PROBLEM DESCRIPTION. The records below are split into lines. How many of those lines contain the string "symbol"? Reply with the number only.

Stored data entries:
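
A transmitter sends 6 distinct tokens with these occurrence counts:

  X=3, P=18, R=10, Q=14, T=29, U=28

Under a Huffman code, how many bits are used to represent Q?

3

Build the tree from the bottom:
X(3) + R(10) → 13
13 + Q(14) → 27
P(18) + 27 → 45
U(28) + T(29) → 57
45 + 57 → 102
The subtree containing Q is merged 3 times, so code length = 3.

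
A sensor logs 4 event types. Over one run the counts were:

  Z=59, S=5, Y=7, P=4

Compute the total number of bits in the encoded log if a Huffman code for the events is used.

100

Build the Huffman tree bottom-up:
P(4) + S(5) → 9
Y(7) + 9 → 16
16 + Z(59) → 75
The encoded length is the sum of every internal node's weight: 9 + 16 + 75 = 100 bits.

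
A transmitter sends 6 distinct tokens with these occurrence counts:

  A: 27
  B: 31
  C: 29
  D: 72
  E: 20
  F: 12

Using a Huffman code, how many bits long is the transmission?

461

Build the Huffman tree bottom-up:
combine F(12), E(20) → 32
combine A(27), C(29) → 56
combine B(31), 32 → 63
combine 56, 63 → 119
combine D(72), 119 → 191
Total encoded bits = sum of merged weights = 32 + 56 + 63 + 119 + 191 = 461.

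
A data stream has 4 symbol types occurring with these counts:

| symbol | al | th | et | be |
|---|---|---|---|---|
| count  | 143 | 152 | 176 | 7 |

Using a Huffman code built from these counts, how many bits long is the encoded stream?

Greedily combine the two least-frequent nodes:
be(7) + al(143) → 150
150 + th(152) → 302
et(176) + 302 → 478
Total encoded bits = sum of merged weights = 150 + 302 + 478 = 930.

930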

---

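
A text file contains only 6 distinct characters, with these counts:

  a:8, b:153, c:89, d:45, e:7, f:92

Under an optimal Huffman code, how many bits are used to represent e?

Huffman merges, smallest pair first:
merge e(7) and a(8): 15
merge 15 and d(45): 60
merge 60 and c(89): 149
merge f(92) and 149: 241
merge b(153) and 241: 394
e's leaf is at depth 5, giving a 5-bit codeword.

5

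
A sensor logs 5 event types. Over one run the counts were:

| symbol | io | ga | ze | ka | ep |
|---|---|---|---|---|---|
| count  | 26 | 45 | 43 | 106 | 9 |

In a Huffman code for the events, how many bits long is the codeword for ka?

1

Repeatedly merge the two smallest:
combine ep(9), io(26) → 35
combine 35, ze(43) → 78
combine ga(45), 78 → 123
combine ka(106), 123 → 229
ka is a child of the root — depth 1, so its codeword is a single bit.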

==

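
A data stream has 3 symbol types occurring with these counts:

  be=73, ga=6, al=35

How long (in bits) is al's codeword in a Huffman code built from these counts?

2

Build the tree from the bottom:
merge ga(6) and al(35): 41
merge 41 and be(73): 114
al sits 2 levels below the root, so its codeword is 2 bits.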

RESULT. 4